* Your objective
For each line in the data below, write an exact copy.

________________

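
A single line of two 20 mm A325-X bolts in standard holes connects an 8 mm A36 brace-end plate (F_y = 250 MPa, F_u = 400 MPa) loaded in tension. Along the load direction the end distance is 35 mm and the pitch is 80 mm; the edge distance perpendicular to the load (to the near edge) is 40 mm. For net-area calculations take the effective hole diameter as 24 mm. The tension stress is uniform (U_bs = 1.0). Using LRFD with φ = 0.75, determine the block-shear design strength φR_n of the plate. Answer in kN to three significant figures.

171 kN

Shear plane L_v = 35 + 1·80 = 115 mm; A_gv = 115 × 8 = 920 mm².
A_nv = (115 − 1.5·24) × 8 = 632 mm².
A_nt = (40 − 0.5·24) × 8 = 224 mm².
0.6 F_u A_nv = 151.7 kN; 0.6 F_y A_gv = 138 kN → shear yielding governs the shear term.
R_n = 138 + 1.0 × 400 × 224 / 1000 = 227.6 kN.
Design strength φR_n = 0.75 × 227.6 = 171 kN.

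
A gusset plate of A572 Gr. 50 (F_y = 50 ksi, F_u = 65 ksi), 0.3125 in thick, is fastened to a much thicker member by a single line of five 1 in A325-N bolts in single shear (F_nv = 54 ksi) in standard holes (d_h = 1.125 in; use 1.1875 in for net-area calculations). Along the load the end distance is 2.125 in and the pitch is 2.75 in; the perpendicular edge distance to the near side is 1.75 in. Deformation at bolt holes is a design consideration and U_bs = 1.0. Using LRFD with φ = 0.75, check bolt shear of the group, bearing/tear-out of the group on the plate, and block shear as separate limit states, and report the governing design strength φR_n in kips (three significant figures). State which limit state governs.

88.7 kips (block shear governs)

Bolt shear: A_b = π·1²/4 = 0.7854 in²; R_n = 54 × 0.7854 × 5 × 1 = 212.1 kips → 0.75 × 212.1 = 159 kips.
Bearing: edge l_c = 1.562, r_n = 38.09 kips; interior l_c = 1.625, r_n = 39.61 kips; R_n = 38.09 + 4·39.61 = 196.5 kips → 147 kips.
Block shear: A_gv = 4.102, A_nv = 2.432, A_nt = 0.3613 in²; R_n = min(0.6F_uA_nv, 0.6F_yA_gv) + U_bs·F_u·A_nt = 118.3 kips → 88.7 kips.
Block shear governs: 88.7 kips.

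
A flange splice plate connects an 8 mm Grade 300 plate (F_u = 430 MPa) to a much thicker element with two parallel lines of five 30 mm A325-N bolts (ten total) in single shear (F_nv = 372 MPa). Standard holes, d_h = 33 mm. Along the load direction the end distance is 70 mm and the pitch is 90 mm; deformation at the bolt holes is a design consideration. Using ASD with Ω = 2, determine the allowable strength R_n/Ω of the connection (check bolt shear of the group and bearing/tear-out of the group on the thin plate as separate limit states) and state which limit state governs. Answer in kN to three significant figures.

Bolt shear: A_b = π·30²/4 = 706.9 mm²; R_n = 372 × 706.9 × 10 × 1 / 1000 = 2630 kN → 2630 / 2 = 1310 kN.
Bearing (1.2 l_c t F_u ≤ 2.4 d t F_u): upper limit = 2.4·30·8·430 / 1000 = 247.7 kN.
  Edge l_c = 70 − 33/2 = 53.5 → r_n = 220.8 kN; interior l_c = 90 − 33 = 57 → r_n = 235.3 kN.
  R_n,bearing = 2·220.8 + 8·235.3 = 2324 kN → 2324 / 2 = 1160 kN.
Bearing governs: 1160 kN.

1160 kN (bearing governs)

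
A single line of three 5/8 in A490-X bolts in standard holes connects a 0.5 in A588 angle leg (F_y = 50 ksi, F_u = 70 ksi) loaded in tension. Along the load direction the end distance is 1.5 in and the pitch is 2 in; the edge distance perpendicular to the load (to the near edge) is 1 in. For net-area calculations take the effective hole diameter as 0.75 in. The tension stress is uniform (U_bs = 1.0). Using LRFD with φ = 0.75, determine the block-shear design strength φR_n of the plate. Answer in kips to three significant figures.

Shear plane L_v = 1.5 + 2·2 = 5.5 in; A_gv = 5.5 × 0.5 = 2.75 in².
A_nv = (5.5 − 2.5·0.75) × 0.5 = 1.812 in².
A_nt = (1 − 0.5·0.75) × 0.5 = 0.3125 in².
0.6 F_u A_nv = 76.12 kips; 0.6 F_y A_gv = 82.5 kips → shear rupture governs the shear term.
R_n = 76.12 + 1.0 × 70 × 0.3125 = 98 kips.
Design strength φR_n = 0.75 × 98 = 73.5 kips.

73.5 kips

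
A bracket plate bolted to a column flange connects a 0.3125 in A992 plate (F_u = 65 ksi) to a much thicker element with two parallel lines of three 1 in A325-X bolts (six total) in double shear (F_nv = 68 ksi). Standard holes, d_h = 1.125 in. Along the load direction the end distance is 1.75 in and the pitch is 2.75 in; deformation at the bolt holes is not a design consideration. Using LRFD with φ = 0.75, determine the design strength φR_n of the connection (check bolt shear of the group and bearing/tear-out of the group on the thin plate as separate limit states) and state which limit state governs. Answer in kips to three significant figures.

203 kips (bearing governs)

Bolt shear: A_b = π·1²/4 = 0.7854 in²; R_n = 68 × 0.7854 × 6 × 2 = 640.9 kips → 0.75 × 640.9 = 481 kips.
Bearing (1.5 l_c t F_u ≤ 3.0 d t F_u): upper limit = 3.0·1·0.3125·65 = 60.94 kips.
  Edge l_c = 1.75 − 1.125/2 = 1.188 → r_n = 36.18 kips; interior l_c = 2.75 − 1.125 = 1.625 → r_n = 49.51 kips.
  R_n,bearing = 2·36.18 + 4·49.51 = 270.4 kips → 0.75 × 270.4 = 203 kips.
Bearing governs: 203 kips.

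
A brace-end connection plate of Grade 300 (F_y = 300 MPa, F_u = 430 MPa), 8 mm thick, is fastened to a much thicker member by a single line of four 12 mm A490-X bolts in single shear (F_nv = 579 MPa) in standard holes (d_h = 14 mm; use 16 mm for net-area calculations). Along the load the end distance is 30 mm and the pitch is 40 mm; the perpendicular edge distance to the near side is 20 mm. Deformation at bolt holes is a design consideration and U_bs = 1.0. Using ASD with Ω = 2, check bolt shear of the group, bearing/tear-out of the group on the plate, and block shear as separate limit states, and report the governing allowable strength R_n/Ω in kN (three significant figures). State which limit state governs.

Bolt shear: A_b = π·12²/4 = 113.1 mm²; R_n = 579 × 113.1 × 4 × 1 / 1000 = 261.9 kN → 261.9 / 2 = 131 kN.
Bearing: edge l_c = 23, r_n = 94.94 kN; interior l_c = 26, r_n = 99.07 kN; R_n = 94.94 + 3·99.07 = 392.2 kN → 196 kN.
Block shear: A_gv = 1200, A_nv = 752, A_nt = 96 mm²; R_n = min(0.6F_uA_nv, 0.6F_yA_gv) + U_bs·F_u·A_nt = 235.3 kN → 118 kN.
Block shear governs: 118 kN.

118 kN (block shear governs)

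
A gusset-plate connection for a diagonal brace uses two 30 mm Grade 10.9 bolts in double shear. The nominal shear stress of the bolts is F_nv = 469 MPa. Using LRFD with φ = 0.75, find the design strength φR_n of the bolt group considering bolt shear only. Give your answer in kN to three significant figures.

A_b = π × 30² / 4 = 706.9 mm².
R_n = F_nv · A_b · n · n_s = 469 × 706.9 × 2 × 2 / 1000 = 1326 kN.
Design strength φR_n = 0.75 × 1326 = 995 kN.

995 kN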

________________

* Answer to this task
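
A single line of two 20 mm A325-X bolts in standard holes connects an 8 mm A36 brace-end plate (F_y = 250 MPa, F_u = 400 MPa) loaded in tension. Along the load direction the end distance is 35 mm and the pitch is 80 mm; the edge distance perpendicular to the load (to the near edge) is 40 mm. For net-area calculations take the effective hole diameter as 24 mm. The tension stress is uniform (U_bs = 1.0). Using LRFD with φ = 0.75, determine the block-shear design strength φR_n of the plate. Answer in kN to three significant figures.

171 kN

Shear plane L_v = 35 + 1·80 = 115 mm; A_gv = 115 × 8 = 920 mm².
A_nv = (115 − 1.5·24) × 8 = 632 mm².
A_nt = (40 − 0.5·24) × 8 = 224 mm².
0.6 F_u A_nv = 151.7 kN; 0.6 F_y A_gv = 138 kN → shear yielding governs the shear term.
R_n = 138 + 1.0 × 400 × 224 / 1000 = 227.6 kN.
Design strength φR_n = 0.75 × 227.6 = 171 kN.

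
A gusset plate of A572 Gr. 50 (F_y = 50 ksi, F_u = 65 ksi), 0.3125 in thick, is fastened to a much thicker member by a single line of five 1 in A325-N bolts in single shear (F_nv = 54 ksi) in standard holes (d_h = 1.125 in; use 1.1875 in for net-area calculations). Along the load the end distance is 2.125 in and the pitch is 2.75 in; the perpendicular edge distance to the near side is 1.75 in. Deformation at bolt holes is a design consideration and U_bs = 1.0. Using LRFD with φ = 0.75, check bolt shear of the group, bearing/tear-out of the group on the plate, and block shear as separate limit states, and report the governing design strength φR_n in kips (three significant figures). State which limit state governs.

88.7 kips (block shear governs)

Bolt shear: A_b = π·1²/4 = 0.7854 in²; R_n = 54 × 0.7854 × 5 × 1 = 212.1 kips → 0.75 × 212.1 = 159 kips.
Bearing: edge l_c = 1.562, r_n = 38.09 kips; interior l_c = 1.625, r_n = 39.61 kips; R_n = 38.09 + 4·39.61 = 196.5 kips → 147 kips.
Block shear: A_gv = 4.102, A_nv = 2.432, A_nt = 0.3613 in²; R_n = min(0.6F_uA_nv, 0.6F_yA_gv) + U_bs·F_u·A_nt = 118.3 kips → 88.7 kips.
Block shear governs: 88.7 kips.

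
A flange splice plate connects an 8 mm Grade 300 plate (F_u = 430 MPa) to a much thicker element with two parallel lines of five 30 mm A325-N bolts (ten total) in single shear (F_nv = 372 MPa). Standard holes, d_h = 33 mm. Along the load direction the end distance is 70 mm and the pitch is 90 mm; deformation at the bolt holes is a design consideration. Using ASD with Ω = 2, determine the allowable strength R_n/Ω of the connection (check bolt shear of the group and bearing/tear-out of the group on the thin plate as separate limit states) and state which limit state governs. Answer in kN to three significant figures.

Bolt shear: A_b = π·30²/4 = 706.9 mm²; R_n = 372 × 706.9 × 10 × 1 / 1000 = 2630 kN → 2630 / 2 = 1310 kN.
Bearing (1.2 l_c t F_u ≤ 2.4 d t F_u): upper limit = 2.4·30·8·430 / 1000 = 247.7 kN.
  Edge l_c = 70 − 33/2 = 53.5 → r_n = 220.8 kN; interior l_c = 90 − 33 = 57 → r_n = 235.3 kN.
  R_n,bearing = 2·220.8 + 8·235.3 = 2324 kN → 2324 / 2 = 1160 kN.
Bearing governs: 1160 kN.

1160 kN (bearing governs)

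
A single line of three 5/8 in A490-X bolts in standard holes connects a 0.5 in A588 angle leg (F_y = 50 ksi, F_u = 70 ksi) loaded in tension. Along the load direction the end distance is 1.5 in and the pitch is 2 in; the edge distance perpendicular to the load (to the near edge) is 1 in. For net-area calculations take the effective hole diameter as 0.75 in. The tension stress is uniform (U_bs = 1.0). Using LRFD with φ = 0.75, determine the block-shear design strength φR_n of the plate. Answer in kips to three significant figures.

Shear plane L_v = 1.5 + 2·2 = 5.5 in; A_gv = 5.5 × 0.5 = 2.75 in².
A_nv = (5.5 − 2.5·0.75) × 0.5 = 1.812 in².
A_nt = (1 − 0.5·0.75) × 0.5 = 0.3125 in².
0.6 F_u A_nv = 76.12 kips; 0.6 F_y A_gv = 82.5 kips → shear rupture governs the shear term.
R_n = 76.12 + 1.0 × 70 × 0.3125 = 98 kips.
Design strength φR_n = 0.75 × 98 = 73.5 kips.

73.5 kips

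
A bracket plate bolted to a column flange connects a 0.3125 in A992 plate (F_u = 65 ksi) to a much thicker element with two parallel lines of three 1 in A325-X bolts (six total) in double shear (F_nv = 68 ksi). Standard holes, d_h = 1.125 in. Along the load direction the end distance is 1.75 in and the pitch is 2.75 in; deformation at the bolt holes is not a design consideration. Using LRFD with φ = 0.75, determine the design strength φR_n of the connection (check bolt shear of the group and bearing/tear-out of the group on the thin plate as separate limit states) and state which limit state governs. Answer in kips to three significant figures.

203 kips (bearing governs)

Bolt shear: A_b = π·1²/4 = 0.7854 in²; R_n = 68 × 0.7854 × 6 × 2 = 640.9 kips → 0.75 × 640.9 = 481 kips.
Bearing (1.5 l_c t F_u ≤ 3.0 d t F_u): upper limit = 3.0·1·0.3125·65 = 60.94 kips.
  Edge l_c = 1.75 − 1.125/2 = 1.188 → r_n = 36.18 kips; interior l_c = 2.75 − 1.125 = 1.625 → r_n = 49.51 kips.
  R_n,bearing = 2·36.18 + 4·49.51 = 270.4 kips → 0.75 × 270.4 = 203 kips.
Bearing governs: 203 kips.

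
A brace-end connection plate of Grade 300 (F_y = 300 MPa, F_u = 430 MPa), 8 mm thick, is fastened to a much thicker member by a single line of four 12 mm A490-X bolts in single shear (F_nv = 579 MPa) in standard holes (d_h = 14 mm; use 16 mm for net-area calculations). Along the load the end distance is 30 mm and the pitch is 40 mm; the perpendicular edge distance to the near side is 20 mm. Deformation at bolt holes is a design consideration and U_bs = 1.0. Using ASD with Ω = 2, check bolt shear of the group, bearing/tear-out of the group on the plate, and block shear as separate limit states, and report the governing allowable strength R_n/Ω in kN (three significant figures). State which limit state governs.

Bolt shear: A_b = π·12²/4 = 113.1 mm²; R_n = 579 × 113.1 × 4 × 1 / 1000 = 261.9 kN → 261.9 / 2 = 131 kN.
Bearing: edge l_c = 23, r_n = 94.94 kN; interior l_c = 26, r_n = 99.07 kN; R_n = 94.94 + 3·99.07 = 392.2 kN → 196 kN.
Block shear: A_gv = 1200, A_nv = 752, A_nt = 96 mm²; R_n = min(0.6F_uA_nv, 0.6F_yA_gv) + U_bs·F_u·A_nt = 235.3 kN → 118 kN.
Block shear governs: 118 kN.

118 kN (block shear governs)

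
A gusset-plate connection for a diagonal brace uses two 30 mm Grade 10.9 bolts in double shear. The nominal shear stress of the bolts is F_nv = 469 MPa. Using LRFD with φ = 0.75, find the design strength φR_n of the bolt group considering bolt shear only. Give your answer in kN to three significant figures.

A_b = π × 30² / 4 = 706.9 mm².
R_n = F_nv · A_b · n · n_s = 469 × 706.9 × 2 × 2 / 1000 = 1326 kN.
Design strength φR_n = 0.75 × 1326 = 995 kN.

995 kN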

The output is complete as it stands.